▶ [What to work on] After finding the line with "[band: alpha, freq: 8, channel: 13] |" in the entries below, retype exactly each line from there through the line with "Group A: bubble", including that final line.

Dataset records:
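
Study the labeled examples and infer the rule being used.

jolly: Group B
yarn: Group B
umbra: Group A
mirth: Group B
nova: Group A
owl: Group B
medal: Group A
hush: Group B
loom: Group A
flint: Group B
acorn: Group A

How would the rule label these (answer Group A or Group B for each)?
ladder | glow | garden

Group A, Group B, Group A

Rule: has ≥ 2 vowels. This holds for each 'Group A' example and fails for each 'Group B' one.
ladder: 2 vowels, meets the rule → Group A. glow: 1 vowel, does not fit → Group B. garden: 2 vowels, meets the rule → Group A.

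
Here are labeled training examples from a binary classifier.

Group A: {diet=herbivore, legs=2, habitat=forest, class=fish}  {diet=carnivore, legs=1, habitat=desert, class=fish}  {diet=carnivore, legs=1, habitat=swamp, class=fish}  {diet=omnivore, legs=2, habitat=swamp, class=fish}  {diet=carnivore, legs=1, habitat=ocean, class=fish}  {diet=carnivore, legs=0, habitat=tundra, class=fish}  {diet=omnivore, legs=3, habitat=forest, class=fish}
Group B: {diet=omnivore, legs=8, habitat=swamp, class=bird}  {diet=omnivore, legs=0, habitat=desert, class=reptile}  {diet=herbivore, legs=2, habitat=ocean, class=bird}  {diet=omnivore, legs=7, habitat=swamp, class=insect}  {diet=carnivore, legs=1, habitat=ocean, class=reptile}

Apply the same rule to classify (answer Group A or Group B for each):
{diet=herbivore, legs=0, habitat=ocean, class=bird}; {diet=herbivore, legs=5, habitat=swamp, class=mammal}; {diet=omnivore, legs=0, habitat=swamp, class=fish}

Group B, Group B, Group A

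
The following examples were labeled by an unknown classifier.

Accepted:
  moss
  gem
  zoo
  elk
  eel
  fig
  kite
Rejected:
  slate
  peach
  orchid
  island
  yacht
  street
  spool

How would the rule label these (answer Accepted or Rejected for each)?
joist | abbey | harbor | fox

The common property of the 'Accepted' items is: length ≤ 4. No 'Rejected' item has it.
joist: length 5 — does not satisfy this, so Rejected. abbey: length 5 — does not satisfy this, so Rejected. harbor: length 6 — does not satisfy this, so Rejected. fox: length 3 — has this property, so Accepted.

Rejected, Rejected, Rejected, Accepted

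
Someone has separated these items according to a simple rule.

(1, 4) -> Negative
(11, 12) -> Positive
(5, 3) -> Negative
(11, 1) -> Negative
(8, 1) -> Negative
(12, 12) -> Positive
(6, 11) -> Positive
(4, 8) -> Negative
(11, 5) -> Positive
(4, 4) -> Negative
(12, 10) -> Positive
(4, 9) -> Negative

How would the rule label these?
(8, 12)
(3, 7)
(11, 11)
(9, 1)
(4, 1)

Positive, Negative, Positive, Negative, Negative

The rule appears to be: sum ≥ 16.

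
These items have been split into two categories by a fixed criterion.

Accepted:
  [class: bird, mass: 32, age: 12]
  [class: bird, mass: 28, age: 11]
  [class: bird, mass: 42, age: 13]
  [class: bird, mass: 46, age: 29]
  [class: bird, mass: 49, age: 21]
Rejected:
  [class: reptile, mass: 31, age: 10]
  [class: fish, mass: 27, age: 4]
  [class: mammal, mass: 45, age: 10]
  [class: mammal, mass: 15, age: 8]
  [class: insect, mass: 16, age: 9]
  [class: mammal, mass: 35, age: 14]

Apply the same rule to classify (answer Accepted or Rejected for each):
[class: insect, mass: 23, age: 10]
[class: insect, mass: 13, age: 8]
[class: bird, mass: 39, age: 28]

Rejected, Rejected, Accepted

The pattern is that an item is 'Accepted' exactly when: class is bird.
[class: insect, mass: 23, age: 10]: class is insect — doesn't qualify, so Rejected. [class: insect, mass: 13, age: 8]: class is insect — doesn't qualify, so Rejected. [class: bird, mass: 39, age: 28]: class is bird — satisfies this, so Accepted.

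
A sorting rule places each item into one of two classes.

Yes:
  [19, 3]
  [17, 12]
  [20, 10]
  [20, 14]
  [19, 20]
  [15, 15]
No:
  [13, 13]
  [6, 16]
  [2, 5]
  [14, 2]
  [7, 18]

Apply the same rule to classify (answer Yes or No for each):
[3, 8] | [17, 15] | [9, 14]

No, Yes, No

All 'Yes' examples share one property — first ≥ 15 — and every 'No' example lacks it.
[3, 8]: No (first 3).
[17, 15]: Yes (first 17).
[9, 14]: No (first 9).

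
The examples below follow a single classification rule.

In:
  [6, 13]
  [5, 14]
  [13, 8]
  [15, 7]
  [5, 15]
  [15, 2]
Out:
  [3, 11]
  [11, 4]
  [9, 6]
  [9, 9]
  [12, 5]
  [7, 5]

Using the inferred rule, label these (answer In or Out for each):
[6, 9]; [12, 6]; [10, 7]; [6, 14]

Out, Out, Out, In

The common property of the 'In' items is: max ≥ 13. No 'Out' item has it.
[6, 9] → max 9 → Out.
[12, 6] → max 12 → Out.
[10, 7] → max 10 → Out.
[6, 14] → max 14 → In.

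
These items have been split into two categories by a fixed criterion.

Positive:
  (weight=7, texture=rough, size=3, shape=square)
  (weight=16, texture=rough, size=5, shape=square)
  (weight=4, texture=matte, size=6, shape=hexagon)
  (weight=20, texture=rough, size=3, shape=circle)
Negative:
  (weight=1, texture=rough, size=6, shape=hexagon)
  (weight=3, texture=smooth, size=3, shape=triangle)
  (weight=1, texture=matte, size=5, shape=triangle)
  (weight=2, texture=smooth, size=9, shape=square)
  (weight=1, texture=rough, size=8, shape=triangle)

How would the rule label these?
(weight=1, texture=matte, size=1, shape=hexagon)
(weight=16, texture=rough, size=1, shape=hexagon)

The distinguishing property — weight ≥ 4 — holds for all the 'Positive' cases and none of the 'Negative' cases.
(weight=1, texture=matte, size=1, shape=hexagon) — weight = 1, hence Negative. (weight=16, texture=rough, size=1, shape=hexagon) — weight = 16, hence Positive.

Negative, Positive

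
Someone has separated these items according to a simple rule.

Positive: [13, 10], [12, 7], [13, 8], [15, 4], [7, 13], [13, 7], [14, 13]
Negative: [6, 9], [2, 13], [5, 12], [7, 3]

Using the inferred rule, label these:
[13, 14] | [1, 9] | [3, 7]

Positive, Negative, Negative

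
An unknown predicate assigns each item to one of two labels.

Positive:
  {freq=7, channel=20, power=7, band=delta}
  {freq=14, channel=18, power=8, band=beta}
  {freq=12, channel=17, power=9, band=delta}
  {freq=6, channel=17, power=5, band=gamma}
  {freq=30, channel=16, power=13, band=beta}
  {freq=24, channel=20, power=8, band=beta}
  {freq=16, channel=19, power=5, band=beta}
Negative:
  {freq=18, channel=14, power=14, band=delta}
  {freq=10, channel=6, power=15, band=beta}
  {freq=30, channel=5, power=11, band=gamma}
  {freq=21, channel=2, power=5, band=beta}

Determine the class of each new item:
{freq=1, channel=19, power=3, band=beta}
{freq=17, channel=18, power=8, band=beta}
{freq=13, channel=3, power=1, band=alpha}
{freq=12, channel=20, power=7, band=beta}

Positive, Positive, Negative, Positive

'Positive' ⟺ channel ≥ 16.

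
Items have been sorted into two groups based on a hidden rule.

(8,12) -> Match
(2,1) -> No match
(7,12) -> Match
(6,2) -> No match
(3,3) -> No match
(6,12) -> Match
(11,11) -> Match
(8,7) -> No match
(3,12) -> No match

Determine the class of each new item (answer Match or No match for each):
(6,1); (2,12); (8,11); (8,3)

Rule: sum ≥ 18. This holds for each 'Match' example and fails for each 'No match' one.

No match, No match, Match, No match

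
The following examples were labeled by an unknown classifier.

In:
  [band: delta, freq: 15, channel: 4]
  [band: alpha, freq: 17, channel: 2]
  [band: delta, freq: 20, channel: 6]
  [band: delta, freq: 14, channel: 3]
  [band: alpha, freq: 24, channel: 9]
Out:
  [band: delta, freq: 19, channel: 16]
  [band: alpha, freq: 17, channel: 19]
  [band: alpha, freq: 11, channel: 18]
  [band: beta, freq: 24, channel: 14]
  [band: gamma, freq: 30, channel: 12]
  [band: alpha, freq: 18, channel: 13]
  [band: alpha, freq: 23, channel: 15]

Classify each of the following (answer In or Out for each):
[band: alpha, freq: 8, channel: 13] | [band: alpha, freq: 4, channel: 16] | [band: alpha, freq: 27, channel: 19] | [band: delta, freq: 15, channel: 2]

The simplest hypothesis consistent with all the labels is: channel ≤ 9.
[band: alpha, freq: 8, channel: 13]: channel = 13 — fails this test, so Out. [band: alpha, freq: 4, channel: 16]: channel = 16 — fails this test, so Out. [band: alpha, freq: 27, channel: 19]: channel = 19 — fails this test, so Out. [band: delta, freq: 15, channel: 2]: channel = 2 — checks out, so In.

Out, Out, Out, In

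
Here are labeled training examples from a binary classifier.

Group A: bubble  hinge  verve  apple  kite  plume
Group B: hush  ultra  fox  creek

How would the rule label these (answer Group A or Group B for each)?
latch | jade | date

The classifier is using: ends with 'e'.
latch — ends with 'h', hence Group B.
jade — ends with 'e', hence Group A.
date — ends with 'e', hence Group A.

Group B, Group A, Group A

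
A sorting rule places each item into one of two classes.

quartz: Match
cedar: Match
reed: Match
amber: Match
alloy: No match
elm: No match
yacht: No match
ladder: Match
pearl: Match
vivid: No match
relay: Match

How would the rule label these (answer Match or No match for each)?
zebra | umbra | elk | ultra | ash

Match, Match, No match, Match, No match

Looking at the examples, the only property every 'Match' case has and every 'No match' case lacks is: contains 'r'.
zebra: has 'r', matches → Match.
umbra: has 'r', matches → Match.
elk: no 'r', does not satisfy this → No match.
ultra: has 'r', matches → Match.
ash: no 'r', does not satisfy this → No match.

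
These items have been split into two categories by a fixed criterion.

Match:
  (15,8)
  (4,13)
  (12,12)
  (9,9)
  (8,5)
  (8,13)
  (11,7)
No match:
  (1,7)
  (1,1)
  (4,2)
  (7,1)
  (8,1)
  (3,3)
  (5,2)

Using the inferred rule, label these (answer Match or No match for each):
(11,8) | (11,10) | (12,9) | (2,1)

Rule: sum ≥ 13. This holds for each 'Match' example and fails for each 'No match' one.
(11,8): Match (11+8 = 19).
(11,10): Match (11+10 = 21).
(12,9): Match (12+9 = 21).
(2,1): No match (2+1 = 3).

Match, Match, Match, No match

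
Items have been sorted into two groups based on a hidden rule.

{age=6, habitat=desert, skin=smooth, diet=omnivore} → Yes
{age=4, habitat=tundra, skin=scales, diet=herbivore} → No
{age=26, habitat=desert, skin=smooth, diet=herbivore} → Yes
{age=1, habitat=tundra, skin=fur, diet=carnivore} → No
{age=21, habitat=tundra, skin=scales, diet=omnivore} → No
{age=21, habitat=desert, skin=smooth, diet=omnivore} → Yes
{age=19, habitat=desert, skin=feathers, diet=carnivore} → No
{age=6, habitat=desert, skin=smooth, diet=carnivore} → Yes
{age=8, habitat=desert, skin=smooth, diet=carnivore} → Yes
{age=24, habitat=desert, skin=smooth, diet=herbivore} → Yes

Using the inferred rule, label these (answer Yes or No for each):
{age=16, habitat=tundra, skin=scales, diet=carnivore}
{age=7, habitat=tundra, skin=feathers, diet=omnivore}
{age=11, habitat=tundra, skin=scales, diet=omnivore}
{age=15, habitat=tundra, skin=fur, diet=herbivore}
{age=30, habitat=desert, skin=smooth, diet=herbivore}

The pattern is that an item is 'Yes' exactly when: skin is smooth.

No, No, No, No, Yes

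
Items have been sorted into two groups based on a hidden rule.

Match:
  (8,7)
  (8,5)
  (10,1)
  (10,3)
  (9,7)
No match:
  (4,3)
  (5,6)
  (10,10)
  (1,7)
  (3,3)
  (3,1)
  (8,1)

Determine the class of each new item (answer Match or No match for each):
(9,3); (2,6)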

▶ [Solution below]
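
[band: alpha, freq: 8, channel: 13] | [band: alpha, freq: 4, channel: 16] | [band: alpha, freq: 27, channel: 19] | [band: delta, freq: 15, channel: 2]

The simplest hypothesis consistent with all the labels is: channel ≤ 9.
[band: alpha, freq: 8, channel: 13]: channel = 13 — fails this test, so Out. [band: alpha, freq: 4, channel: 16]: channel = 16 — fails this test, so Out. [band: alpha, freq: 27, channel: 19]: channel = 19 — fails this test, so Out. [band: delta, freq: 15, channel: 2]: channel = 2 — checks out, so In.

Out, Out, Out, In

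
Here are labeled training examples from a binary classifier.

Group A: bubble  hinge  verve  apple  kite  plume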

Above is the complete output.